>>>>>
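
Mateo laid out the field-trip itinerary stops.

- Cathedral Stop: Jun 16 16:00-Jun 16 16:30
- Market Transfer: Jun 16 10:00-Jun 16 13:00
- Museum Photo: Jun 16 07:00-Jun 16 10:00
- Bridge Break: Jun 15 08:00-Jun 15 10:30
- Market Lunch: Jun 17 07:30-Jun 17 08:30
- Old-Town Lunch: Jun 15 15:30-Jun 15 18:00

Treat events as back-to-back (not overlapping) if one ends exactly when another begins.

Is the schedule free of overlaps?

Yes

Check each pair: they overlap iff neither finishes before the other starts.
Sorted by start: Bridge Break, Old-Town Lunch, Museum Photo, Market Transfer, Cathedral Stop, Market Lunch.
Old-Town Lunch starts after Bridge Break ends, so Bridge Break has no further overlaps.
Museum Photo starts after Old-Town Lunch ends, so Old-Town Lunch has no further overlaps.
Market Transfer starts exactly when Museum Photo ends (back-to-back, no overlap), so Museum Photo has no further overlaps.
Cathedral Stop starts after Market Transfer ends, so Market Transfer has no further overlaps.
Market Lunch starts after Cathedral Stop ends.
Every pair is clear; the schedule has no overlaps.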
<<<<<
Exercise requirements:
Reproduce the records above in full, without altering a single character.

The completed task:
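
Mateo laid out the field-trip itinerary stops.

- Cathedral Stop: Jun 16 16:00-Jun 16 16:30
- Market Transfer: Jun 16 10:00-Jun 16 13:00
- Museum Photo: Jun 16 07:00-Jun 16 10:00
- Bridge Break: Jun 15 08:00-Jun 15 10:30
- Market Lunch: Jun 17 07:30-Jun 17 08:30
- Old-Town Lunch: Jun 15 15:30-Jun 15 18:00

Treat events as back-to-back (not overlapping) if one ends exactly when another begins.

Is the schedule free of overlaps?

Yes

Check each pair: they overlap iff neither finishes before the other starts.
Sorted by start: Bridge Break, Old-Town Lunch, Museum Photo, Market Transfer, Cathedral Stop, Market Lunch.
Old-Town Lunch starts after Bridge Break ends, so Bridge Break has no further overlaps.
Museum Photo starts after Old-Town Lunch ends, so Old-Town Lunch has no further overlaps.
Market Transfer starts exactly when Museum Photo ends (back-to-back, no overlap), so Museum Photo has no further overlaps.
Cathedral Stop starts after Market Transfer ends, so Market Transfer has no further overlaps.
Market Lunch starts after Cathedral Stop ends.
Every pair is clear; the schedule has no overlaps.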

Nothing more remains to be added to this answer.